### Work instruction
Find and copy each line of the records where the string "many" shows up.

### Available records

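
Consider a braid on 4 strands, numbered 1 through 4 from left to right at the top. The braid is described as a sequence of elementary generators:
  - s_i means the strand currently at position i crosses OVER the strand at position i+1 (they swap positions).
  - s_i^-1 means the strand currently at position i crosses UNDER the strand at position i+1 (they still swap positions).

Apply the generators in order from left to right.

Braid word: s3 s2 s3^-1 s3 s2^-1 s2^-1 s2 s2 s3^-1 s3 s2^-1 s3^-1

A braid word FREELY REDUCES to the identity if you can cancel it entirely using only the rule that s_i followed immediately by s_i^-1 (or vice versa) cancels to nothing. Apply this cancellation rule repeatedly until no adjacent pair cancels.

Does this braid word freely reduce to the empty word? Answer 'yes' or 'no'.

Gen 1 (s3): push. Stack: [s3]
Gen 2 (s2): push. Stack: [s3 s2]
Gen 3 (s3^-1): push. Stack: [s3 s2 s3^-1]
Gen 4 (s3): cancels prior s3^-1. Stack: [s3 s2]
Gen 5 (s2^-1): cancels prior s2. Stack: [s3]
Gen 6 (s2^-1): push. Stack: [s3 s2^-1]
Gen 7 (s2): cancels prior s2^-1. Stack: [s3]
Gen 8 (s2): push. Stack: [s3 s2]
Gen 9 (s3^-1): push. Stack: [s3 s2 s3^-1]
Gen 10 (s3): cancels prior s3^-1. Stack: [s3 s2]
Gen 11 (s2^-1): cancels prior s2. Stack: [s3]
Gen 12 (s3^-1): cancels prior s3. Stack: []
Reduced word: (empty)

Answer: yes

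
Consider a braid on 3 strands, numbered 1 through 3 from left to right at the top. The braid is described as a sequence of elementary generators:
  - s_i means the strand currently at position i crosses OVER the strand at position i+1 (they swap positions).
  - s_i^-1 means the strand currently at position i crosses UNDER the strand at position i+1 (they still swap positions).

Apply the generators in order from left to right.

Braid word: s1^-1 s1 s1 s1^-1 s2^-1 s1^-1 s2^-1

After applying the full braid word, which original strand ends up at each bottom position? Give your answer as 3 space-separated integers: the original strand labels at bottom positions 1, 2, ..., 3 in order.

Gen 1 (s1^-1): strand 1 crosses under strand 2. Perm now: [2 1 3]
Gen 2 (s1): strand 2 crosses over strand 1. Perm now: [1 2 3]
Gen 3 (s1): strand 1 crosses over strand 2. Perm now: [2 1 3]
Gen 4 (s1^-1): strand 2 crosses under strand 1. Perm now: [1 2 3]
Gen 5 (s2^-1): strand 2 crosses under strand 3. Perm now: [1 3 2]
Gen 6 (s1^-1): strand 1 crosses under strand 3. Perm now: [3 1 2]
Gen 7 (s2^-1): strand 1 crosses under strand 2. Perm now: [3 2 1]

Answer: 3 2 1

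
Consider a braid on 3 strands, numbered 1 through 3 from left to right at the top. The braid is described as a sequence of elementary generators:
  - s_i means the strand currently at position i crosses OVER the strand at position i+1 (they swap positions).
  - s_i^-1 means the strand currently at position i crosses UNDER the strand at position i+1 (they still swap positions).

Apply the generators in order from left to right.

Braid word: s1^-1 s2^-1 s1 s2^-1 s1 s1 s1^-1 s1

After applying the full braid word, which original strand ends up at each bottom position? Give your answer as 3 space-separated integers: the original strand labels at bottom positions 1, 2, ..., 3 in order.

Answer: 3 1 2

Derivation:
Gen 1 (s1^-1): strand 1 crosses under strand 2. Perm now: [2 1 3]
Gen 2 (s2^-1): strand 1 crosses under strand 3. Perm now: [2 3 1]
Gen 3 (s1): strand 2 crosses over strand 3. Perm now: [3 2 1]
Gen 4 (s2^-1): strand 2 crosses under strand 1. Perm now: [3 1 2]
Gen 5 (s1): strand 3 crosses over strand 1. Perm now: [1 3 2]
Gen 6 (s1): strand 1 crosses over strand 3. Perm now: [3 1 2]
Gen 7 (s1^-1): strand 3 crosses under strand 1. Perm now: [1 3 2]
Gen 8 (s1): strand 1 crosses over strand 3. Perm now: [3 1 2]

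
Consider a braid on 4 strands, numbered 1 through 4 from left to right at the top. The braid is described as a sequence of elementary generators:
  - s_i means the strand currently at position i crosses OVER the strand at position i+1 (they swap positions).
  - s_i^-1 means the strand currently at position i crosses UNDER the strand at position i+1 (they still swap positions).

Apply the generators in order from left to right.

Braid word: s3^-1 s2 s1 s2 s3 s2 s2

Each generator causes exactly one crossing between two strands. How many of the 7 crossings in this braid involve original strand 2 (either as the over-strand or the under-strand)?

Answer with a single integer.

Answer: 4

Derivation:
Gen 1: crossing 3x4. Involves strand 2? no. Count so far: 0
Gen 2: crossing 2x4. Involves strand 2? yes. Count so far: 1
Gen 3: crossing 1x4. Involves strand 2? no. Count so far: 1
Gen 4: crossing 1x2. Involves strand 2? yes. Count so far: 2
Gen 5: crossing 1x3. Involves strand 2? no. Count so far: 2
Gen 6: crossing 2x3. Involves strand 2? yes. Count so far: 3
Gen 7: crossing 3x2. Involves strand 2? yes. Count so far: 4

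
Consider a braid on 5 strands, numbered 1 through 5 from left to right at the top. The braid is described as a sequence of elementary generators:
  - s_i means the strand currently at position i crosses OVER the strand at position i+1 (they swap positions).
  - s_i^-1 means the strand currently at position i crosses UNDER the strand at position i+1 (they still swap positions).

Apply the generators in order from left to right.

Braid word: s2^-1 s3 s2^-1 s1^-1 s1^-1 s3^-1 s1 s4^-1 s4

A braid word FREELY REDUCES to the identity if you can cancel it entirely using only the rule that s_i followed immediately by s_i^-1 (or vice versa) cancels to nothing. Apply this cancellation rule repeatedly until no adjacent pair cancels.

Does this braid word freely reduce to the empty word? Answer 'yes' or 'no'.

Gen 1 (s2^-1): push. Stack: [s2^-1]
Gen 2 (s3): push. Stack: [s2^-1 s3]
Gen 3 (s2^-1): push. Stack: [s2^-1 s3 s2^-1]
Gen 4 (s1^-1): push. Stack: [s2^-1 s3 s2^-1 s1^-1]
Gen 5 (s1^-1): push. Stack: [s2^-1 s3 s2^-1 s1^-1 s1^-1]
Gen 6 (s3^-1): push. Stack: [s2^-1 s3 s2^-1 s1^-1 s1^-1 s3^-1]
Gen 7 (s1): push. Stack: [s2^-1 s3 s2^-1 s1^-1 s1^-1 s3^-1 s1]
Gen 8 (s4^-1): push. Stack: [s2^-1 s3 s2^-1 s1^-1 s1^-1 s3^-1 s1 s4^-1]
Gen 9 (s4): cancels prior s4^-1. Stack: [s2^-1 s3 s2^-1 s1^-1 s1^-1 s3^-1 s1]
Reduced word: s2^-1 s3 s2^-1 s1^-1 s1^-1 s3^-1 s1

Answer: no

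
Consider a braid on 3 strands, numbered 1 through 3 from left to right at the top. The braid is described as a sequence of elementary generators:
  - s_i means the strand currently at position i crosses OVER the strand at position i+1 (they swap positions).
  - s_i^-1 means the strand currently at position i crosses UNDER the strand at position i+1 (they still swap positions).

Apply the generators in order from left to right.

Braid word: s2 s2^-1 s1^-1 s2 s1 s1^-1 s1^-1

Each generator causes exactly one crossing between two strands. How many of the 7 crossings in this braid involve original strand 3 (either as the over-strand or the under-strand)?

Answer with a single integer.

Gen 1: crossing 2x3. Involves strand 3? yes. Count so far: 1
Gen 2: crossing 3x2. Involves strand 3? yes. Count so far: 2
Gen 3: crossing 1x2. Involves strand 3? no. Count so far: 2
Gen 4: crossing 1x3. Involves strand 3? yes. Count so far: 3
Gen 5: crossing 2x3. Involves strand 3? yes. Count so far: 4
Gen 6: crossing 3x2. Involves strand 3? yes. Count so far: 5
Gen 7: crossing 2x3. Involves strand 3? yes. Count so far: 6

Answer: 6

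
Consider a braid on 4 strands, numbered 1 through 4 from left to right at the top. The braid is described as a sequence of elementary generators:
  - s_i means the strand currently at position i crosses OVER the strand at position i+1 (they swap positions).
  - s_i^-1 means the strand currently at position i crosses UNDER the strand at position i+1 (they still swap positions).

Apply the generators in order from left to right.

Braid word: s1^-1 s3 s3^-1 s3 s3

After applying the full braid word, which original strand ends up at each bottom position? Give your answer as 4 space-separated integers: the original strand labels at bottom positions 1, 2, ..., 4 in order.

Answer: 2 1 3 4

Derivation:
Gen 1 (s1^-1): strand 1 crosses under strand 2. Perm now: [2 1 3 4]
Gen 2 (s3): strand 3 crosses over strand 4. Perm now: [2 1 4 3]
Gen 3 (s3^-1): strand 4 crosses under strand 3. Perm now: [2 1 3 4]
Gen 4 (s3): strand 3 crosses over strand 4. Perm now: [2 1 4 3]
Gen 5 (s3): strand 4 crosses over strand 3. Perm now: [2 1 3 4]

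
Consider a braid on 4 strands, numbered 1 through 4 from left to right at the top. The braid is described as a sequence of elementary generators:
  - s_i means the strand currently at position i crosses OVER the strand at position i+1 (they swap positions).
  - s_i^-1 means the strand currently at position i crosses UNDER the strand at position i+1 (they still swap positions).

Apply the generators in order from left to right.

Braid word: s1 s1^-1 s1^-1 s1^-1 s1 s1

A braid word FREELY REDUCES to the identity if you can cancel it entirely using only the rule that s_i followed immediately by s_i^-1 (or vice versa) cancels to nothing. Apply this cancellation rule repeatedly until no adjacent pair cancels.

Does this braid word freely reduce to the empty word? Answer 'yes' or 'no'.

Answer: yes

Derivation:
Gen 1 (s1): push. Stack: [s1]
Gen 2 (s1^-1): cancels prior s1. Stack: []
Gen 3 (s1^-1): push. Stack: [s1^-1]
Gen 4 (s1^-1): push. Stack: [s1^-1 s1^-1]
Gen 5 (s1): cancels prior s1^-1. Stack: [s1^-1]
Gen 6 (s1): cancels prior s1^-1. Stack: []
Reduced word: (empty)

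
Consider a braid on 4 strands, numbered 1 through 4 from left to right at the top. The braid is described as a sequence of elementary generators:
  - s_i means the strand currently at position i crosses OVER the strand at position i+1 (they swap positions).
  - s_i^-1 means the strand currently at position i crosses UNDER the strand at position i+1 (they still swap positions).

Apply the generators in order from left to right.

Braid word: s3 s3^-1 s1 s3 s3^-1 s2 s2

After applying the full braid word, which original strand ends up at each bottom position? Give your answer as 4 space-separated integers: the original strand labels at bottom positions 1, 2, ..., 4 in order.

Answer: 2 1 3 4

Derivation:
Gen 1 (s3): strand 3 crosses over strand 4. Perm now: [1 2 4 3]
Gen 2 (s3^-1): strand 4 crosses under strand 3. Perm now: [1 2 3 4]
Gen 3 (s1): strand 1 crosses over strand 2. Perm now: [2 1 3 4]
Gen 4 (s3): strand 3 crosses over strand 4. Perm now: [2 1 4 3]
Gen 5 (s3^-1): strand 4 crosses under strand 3. Perm now: [2 1 3 4]
Gen 6 (s2): strand 1 crosses over strand 3. Perm now: [2 3 1 4]
Gen 7 (s2): strand 3 crosses over strand 1. Perm now: [2 1 3 4]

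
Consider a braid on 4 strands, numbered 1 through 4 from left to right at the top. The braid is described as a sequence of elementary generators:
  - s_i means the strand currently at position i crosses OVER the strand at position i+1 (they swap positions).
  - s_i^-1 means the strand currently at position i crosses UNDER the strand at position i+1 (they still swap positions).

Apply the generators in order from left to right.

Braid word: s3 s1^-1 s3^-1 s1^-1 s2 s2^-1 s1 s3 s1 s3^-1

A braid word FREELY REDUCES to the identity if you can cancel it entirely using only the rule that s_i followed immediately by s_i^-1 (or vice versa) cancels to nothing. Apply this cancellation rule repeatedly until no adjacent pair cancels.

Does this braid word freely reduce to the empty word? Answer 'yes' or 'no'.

Gen 1 (s3): push. Stack: [s3]
Gen 2 (s1^-1): push. Stack: [s3 s1^-1]
Gen 3 (s3^-1): push. Stack: [s3 s1^-1 s3^-1]
Gen 4 (s1^-1): push. Stack: [s3 s1^-1 s3^-1 s1^-1]
Gen 5 (s2): push. Stack: [s3 s1^-1 s3^-1 s1^-1 s2]
Gen 6 (s2^-1): cancels prior s2. Stack: [s3 s1^-1 s3^-1 s1^-1]
Gen 7 (s1): cancels prior s1^-1. Stack: [s3 s1^-1 s3^-1]
Gen 8 (s3): cancels prior s3^-1. Stack: [s3 s1^-1]
Gen 9 (s1): cancels prior s1^-1. Stack: [s3]
Gen 10 (s3^-1): cancels prior s3. Stack: []
Reduced word: (empty)

Answer: yes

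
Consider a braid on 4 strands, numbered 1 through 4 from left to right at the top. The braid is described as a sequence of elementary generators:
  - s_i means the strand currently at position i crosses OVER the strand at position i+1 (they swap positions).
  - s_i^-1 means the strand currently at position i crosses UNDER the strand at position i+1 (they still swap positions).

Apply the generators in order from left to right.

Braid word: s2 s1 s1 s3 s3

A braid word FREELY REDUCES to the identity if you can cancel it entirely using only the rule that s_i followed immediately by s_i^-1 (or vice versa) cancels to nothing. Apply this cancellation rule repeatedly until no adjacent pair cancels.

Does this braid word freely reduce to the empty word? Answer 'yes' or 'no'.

Gen 1 (s2): push. Stack: [s2]
Gen 2 (s1): push. Stack: [s2 s1]
Gen 3 (s1): push. Stack: [s2 s1 s1]
Gen 4 (s3): push. Stack: [s2 s1 s1 s3]
Gen 5 (s3): push. Stack: [s2 s1 s1 s3 s3]
Reduced word: s2 s1 s1 s3 s3

Answer: no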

### Result of this exercise
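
Each generator causes exactly one crossing between two strands. How many of the 7 crossings in this braid involve original strand 2 (either as the over-strand or the under-strand)?
Each generator causes exactly one crossing between two strands. How many of the 7 crossings in this braid involve original strand 3 (either as the over-strand or the under-strand)?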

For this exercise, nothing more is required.